ABOUT THIS TASK:
Type the records out again in full, exactly.

SUPPLIED DATA:
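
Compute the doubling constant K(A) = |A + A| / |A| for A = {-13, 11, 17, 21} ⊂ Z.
K = |A + A| / |A| = 10/4 = 5/2

Enumerate A + A = {a + b : a, b ∈ A}. With |A| = 4, there are |A|^2 = 16 ordered sum pairs; collecting distinct values, A + A = {-26, -2, 4, 8, 22, 28, 32, 34, 38, 42}, so |A + A| = 10. Thus K = 10/4 = 5/2. For comparison, the minimum possible |A + A| over all 4-element sets is 2·4 − 1 = 7 (so min K = 7/4), attained only by arithmetic progressions.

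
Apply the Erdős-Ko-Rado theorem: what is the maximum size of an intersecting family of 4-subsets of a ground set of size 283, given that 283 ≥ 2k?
max |F| = C(282, 3) = 3697960

Erdős-Ko-Rado (1961): when n ≥ 2k, max |F| = C(n−1, k−1). The bound is attained by the star {A : i ∈ A} for any fixed i ∈ [n]. Here C(283−1, 4−1) = C(282, 3) = 3697960.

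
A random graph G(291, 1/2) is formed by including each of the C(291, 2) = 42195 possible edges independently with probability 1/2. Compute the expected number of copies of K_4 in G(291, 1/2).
E[# K_4] = C(291, 4) · (1/2)^C(4, 2) = 292664520 / 2^6 = 36583065/8 = 4572883.125

For each 4-subset S of vertices (there are C(291, 4) = 292664520 such S), let X_S = 1 if S induces a K_4 (all C(4, 2) = 6 edges present). Then P(X_S = 1) = (1/2)^6 = 1/64. By linearity of expectation, E[# K_4] = C(291, 4) · (1/2)^6 = 292664520 / 64 = 36583065/8 = 4572883.125.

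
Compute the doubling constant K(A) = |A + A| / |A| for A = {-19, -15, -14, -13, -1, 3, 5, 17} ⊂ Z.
K = |A + A| / |A| = 29/8

Enumerate A + A = {a + b : a, b ∈ A}. With |A| = 8, there are |A|^2 = 64 ordered sum pairs; collecting distinct values, A + A = {-38, -34, -33, -32, -30, -29, -28, -27, -26, -20, -16, -15, -14, -12, -11, -10, -9, -8, -2, 2, 3, 4, 6, 8, 10, 16, 20, 22, 34}, so |A + A| = 29. Thus K = 29/8. For comparison, the minimum possible |A + A| over all 8-element sets is 2·8 − 1 = 15 (so min K = 15/8), attained only by arithmetic progressions.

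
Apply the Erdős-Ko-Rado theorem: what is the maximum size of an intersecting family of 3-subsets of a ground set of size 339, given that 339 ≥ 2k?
max |F| = C(338, 2) = 56953

Erdős-Ko-Rado (1961): when n ≥ 2k, max |F| = C(n−1, k−1). The bound is attained by the star {A : i ∈ A} for any fixed i ∈ [n]. Here C(339−1, 3−1) = C(338, 2) = 56953.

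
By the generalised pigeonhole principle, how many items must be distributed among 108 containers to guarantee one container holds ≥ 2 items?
n = (2 − 1)·108 + 1 = 109

By the generalised pigeonhole principle, to guarantee some box contains ≥ r objects we need more than (r − 1) · k objects total. Threshold: n = (r − 1) · k + 1. With r = 2 and k = 108: n = 1 · 108 + 1 = 108 + 1 = 109. For n = 108 = 1 · 108, we can put exactly 1 objects in every box, avoiding 2 in any single one — so 109 is tight.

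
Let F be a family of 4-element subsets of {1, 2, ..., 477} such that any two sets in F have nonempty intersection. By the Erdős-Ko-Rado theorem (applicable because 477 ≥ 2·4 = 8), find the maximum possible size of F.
max |F| = C(476, 3) = 17861900

The Erdős-Ko-Rado theorem states: for n ≥ 2k, an intersecting family of k-subsets of an n-element set has size at most C(n − 1, k − 1), with equality for 'star' families {A ⊆ [n] : |A| = k, i ∈ A} (fix an element i). For n = 477, k = 4: C(476, 3) = 17861900.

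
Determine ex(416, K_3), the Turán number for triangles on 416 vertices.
ex(416, K_3) = ⌊416^2/4⌋ = 43264

Mantel (1907): a triangle-free graph on n vertices has at most ⌊n^2/4⌋ edges, with equality for the complete bipartite graph K_{⌊n/2⌋, ⌈n/2⌉}. For n = 416: ⌊416^2/4⌋ = ⌊173056/4⌋ = 43264. The extremal graph is K_{208, 208}, which has 208·208 = 43264 edges.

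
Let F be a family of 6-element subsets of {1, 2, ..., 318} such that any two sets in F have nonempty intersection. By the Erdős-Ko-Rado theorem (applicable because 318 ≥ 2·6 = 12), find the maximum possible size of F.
max |F| = C(317, 5) = 25843399323

Erdős-Ko-Rado (1961): when n ≥ 2k, max |F| = C(n−1, k−1). The bound is attained by the star {A : i ∈ A} for any fixed i ∈ [n]. Here C(318−1, 6−1) = C(317, 5) = 25843399323.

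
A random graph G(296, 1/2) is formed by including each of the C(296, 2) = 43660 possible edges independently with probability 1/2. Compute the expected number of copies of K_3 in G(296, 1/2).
E[# K_3] = C(296, 3) · (1/2)^C(3, 2) = 4278680 / 2^3 = 534835

For each 3-subset S of vertices (there are C(296, 3) = 4278680 such S), let X_S = 1 if S induces a K_3 (all C(3, 2) = 3 edges present). Then P(X_S = 1) = (1/2)^3 = 1/8. By linearity of expectation, E[# K_3] = C(296, 3) · (1/2)^3 = 4278680 / 8 = 534835.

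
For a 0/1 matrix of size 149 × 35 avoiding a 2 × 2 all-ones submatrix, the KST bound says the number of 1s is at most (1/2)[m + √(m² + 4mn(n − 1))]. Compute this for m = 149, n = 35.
z(149, 35; 2, 2) ≤ (1/2)[149 + √(149² + 4·149·35·34)] = (1/2)[149 + √731441] = 502.1216

Kővári–Sós–Turán: let r_1, ..., r_149 be the row sums and z = Σ r_i the total number of 1s. Each pair of columns can share at most one row with both entries 1 (else a 2×2 all-ones block appears), so Σ_i C(r_i, 2) ≤ C(35, 2) = 595. By convexity Σ_i C(r_i, 2) ≥ 149·C(z/149, 2) = z(z − 149)/(2·149), giving z² − 149z − 149·35·34 ≤ 0 and hence z ≤ (1/2)[149 + √(22201 + 4·177310)] = (1/2)[149 + √731441] ≈ (1/2)(149 + 855.2432) = 502.1216.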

RESULT OF THE EXERCISE:
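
Compute the doubling constant K(A) = |A + A| / |A| for A = {-13, 11, 17, 21} ⊂ Z.
K = |A + A| / |A| = 10/4 = 5/2

Enumerate A + A = {a + b : a, b ∈ A}. With |A| = 4, there are |A|^2 = 16 ordered sum pairs; collecting distinct values, A + A = {-26, -2, 4, 8, 22, 28, 32, 34, 38, 42}, so |A + A| = 10. Thus K = 10/4 = 5/2. For comparison, the minimum possible |A + A| over all 4-element sets is 2·4 − 1 = 7 (so min K = 7/4), attained only by arithmetic progressions.

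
Apply the Erdős-Ko-Rado theorem: what is the maximum size of an intersecting family of 4-subsets of a ground set of size 283, given that 283 ≥ 2k?
max |F| = C(282, 3) = 3697960

Erdős-Ko-Rado (1961): when n ≥ 2k, max |F| = C(n−1, k−1). The bound is attained by the star {A : i ∈ A} for any fixed i ∈ [n]. Here C(283−1, 4−1) = C(282, 3) = 3697960.

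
A random graph G(291, 1/2) is formed by including each of the C(291, 2) = 42195 possible edges independently with probability 1/2. Compute the expected number of copies of K_4 in G(291, 1/2).
E[# K_4] = C(291, 4) · (1/2)^C(4, 2) = 292664520 / 2^6 = 36583065/8 = 4572883.125

For each 4-subset S of vertices (there are C(291, 4) = 292664520 such S), let X_S = 1 if S induces a K_4 (all C(4, 2) = 6 edges present). Then P(X_S = 1) = (1/2)^6 = 1/64. By linearity of expectation, E[# K_4] = C(291, 4) · (1/2)^6 = 292664520 / 64 = 36583065/8 = 4572883.125.

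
Compute the doubling constant K(A) = |A + A| / |A| for A = {-19, -15, -14, -13, -1, 3, 5, 17} ⊂ Z.
K = |A + A| / |A| = 29/8

Enumerate A + A = {a + b : a, b ∈ A}. With |A| = 8, there are |A|^2 = 64 ordered sum pairs; collecting distinct values, A + A = {-38, -34, -33, -32, -30, -29, -28, -27, -26, -20, -16, -15, -14, -12, -11, -10, -9, -8, -2, 2, 3, 4, 6, 8, 10, 16, 20, 22, 34}, so |A + A| = 29. Thus K = 29/8. For comparison, the minimum possible |A + A| over all 8-element sets is 2·8 − 1 = 15 (so min K = 15/8), attained only by arithmetic progressions.

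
Apply the Erdős-Ko-Rado theorem: what is the maximum size of an intersecting family of 3-subsets of a ground set of size 339, given that 339 ≥ 2k?
max |F| = C(338, 2) = 56953

Erdős-Ko-Rado (1961): when n ≥ 2k, max |F| = C(n−1, k−1). The bound is attained by the star {A : i ∈ A} for any fixed i ∈ [n]. Here C(339−1, 3−1) = C(338, 2) = 56953.

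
By the generalised pigeonhole principle, how many items must be distributed among 108 containers to guarantee one container holds ≥ 2 items?
n = (2 − 1)·108 + 1 = 109

By the generalised pigeonhole principle, to guarantee some box contains ≥ r objects we need more than (r − 1) · k objects total. Threshold: n = (r − 1) · k + 1. With r = 2 and k = 108: n = 1 · 108 + 1 = 108 + 1 = 109. For n = 108 = 1 · 108, we can put exactly 1 objects in every box, avoiding 2 in any single one — so 109 is tight.

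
Let F be a family of 4-element subsets of {1, 2, ..., 477} such that any two sets in F have nonempty intersection. By the Erdős-Ko-Rado theorem (applicable because 477 ≥ 2·4 = 8), find the maximum possible size of F.
max |F| = C(476, 3) = 17861900

The Erdős-Ko-Rado theorem states: for n ≥ 2k, an intersecting family of k-subsets of an n-element set has size at most C(n − 1, k − 1), with equality for 'star' families {A ⊆ [n] : |A| = k, i ∈ A} (fix an element i). For n = 477, k = 4: C(476, 3) = 17861900.

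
Determine ex(416, K_3), the Turán number for triangles on 416 vertices.
ex(416, K_3) = ⌊416^2/4⌋ = 43264

Mantel (1907): a triangle-free graph on n vertices has at most ⌊n^2/4⌋ edges, with equality for the complete bipartite graph K_{⌊n/2⌋, ⌈n/2⌉}. For n = 416: ⌊416^2/4⌋ = ⌊173056/4⌋ = 43264. The extremal graph is K_{208, 208}, which has 208·208 = 43264 edges.

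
Let F be a family of 6-element subsets of {1, 2, ..., 318} such that any two sets in F have nonempty intersection. By the Erdős-Ko-Rado theorem (applicable because 318 ≥ 2·6 = 12), find the maximum possible size of F.
max |F| = C(317, 5) = 25843399323

Erdős-Ko-Rado (1961): when n ≥ 2k, max |F| = C(n−1, k−1). The bound is attained by the star {A : i ∈ A} for any fixed i ∈ [n]. Here C(318−1, 6−1) = C(317, 5) = 25843399323.

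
A random graph G(296, 1/2) is formed by including each of the C(296, 2) = 43660 possible edges independently with probability 1/2. Compute the expected number of copies of K_3 in G(296, 1/2).
E[# K_3] = C(296, 3) · (1/2)^C(3, 2) = 4278680 / 2^3 = 534835

For each 3-subset S of vertices (there are C(296, 3) = 4278680 such S), let X_S = 1 if S induces a K_3 (all C(3, 2) = 3 edges present). Then P(X_S = 1) = (1/2)^3 = 1/8. By linearity of expectation, E[# K_3] = C(296, 3) · (1/2)^3 = 4278680 / 8 = 534835.

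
For a 0/1 matrix of size 149 × 35 avoiding a 2 × 2 all-ones submatrix, the KST bound says the number of 1s is at most (1/2)[m + √(m² + 4mn(n − 1))]. Compute this for m = 149, n = 35.
z(149, 35; 2, 2) ≤ (1/2)[149 + √(149² + 4·149·35·34)] = (1/2)[149 + √731441] = 502.1216

Kővári–Sós–Turán: let r_1, ..., r_149 be the row sums and z = Σ r_i the total number of 1s. Each pair of columns can share at most one row with both entries 1 (else a 2×2 all-ones block appears), so Σ_i C(r_i, 2) ≤ C(35, 2) = 595. By convexity Σ_i C(r_i, 2) ≥ 149·C(z/149, 2) = z(z − 149)/(2·149), giving z² − 149z − 149·35·34 ≤ 0 and hence z ≤ (1/2)[149 + √(22201 + 4·177310)] = (1/2)[149 + √731441] ≈ (1/2)(149 + 855.2432) = 502.1216.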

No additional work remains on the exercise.